Exercise:
Retype the data below without altering anything.

Input records:
────────────────────

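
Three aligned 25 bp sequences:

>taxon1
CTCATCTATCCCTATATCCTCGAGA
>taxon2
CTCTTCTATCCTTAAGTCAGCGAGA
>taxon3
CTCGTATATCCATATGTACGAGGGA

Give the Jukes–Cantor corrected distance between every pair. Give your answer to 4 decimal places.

taxon1–taxon2: 6/25 sites differ → p = 0.24, d = −0.75 ln(1 − 0.32) = 0.289247 ≈ 0.2892.
taxon1–taxon3: 8/25 sites differ → p = 0.32, d = −0.75 ln(1 − 0.426667) = 0.417216 ≈ 0.4172.
taxon2–taxon3: 8/25 sites differ → p = 0.32, d = −0.75 ln(1 − 0.426667) = 0.417216 ≈ 0.4172.

d(taxon1,taxon2) = 0.2892, d(taxon1,taxon3) = 0.4172, d(taxon2,taxon3) = 0.4172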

────────────────────

Expected answer:
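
Three aligned 25 bp sequences:

>taxon1
CTCATCTATCCCTATATCCTCGAGA
>taxon2
CTCTTCTATCCTTAAGTCAGCGAGA
>taxon3
CTCGTATATCCATATGTACGAGGGA

Give the Jukes–Cantor corrected distance between every pair. Give your answer to 4 decimal places.

taxon1–taxon2: 6/25 sites differ → p = 0.24, d = −0.75 ln(1 − 0.32) = 0.289247 ≈ 0.2892.
taxon1–taxon3: 8/25 sites differ → p = 0.32, d = −0.75 ln(1 − 0.426667) = 0.417216 ≈ 0.4172.
taxon2–taxon3: 8/25 sites differ → p = 0.32, d = −0.75 ln(1 − 0.426667) = 0.417216 ≈ 0.4172.

d(taxon1,taxon2) = 0.2892, d(taxon1,taxon3) = 0.4172, d(taxon2,taxon3) = 0.4172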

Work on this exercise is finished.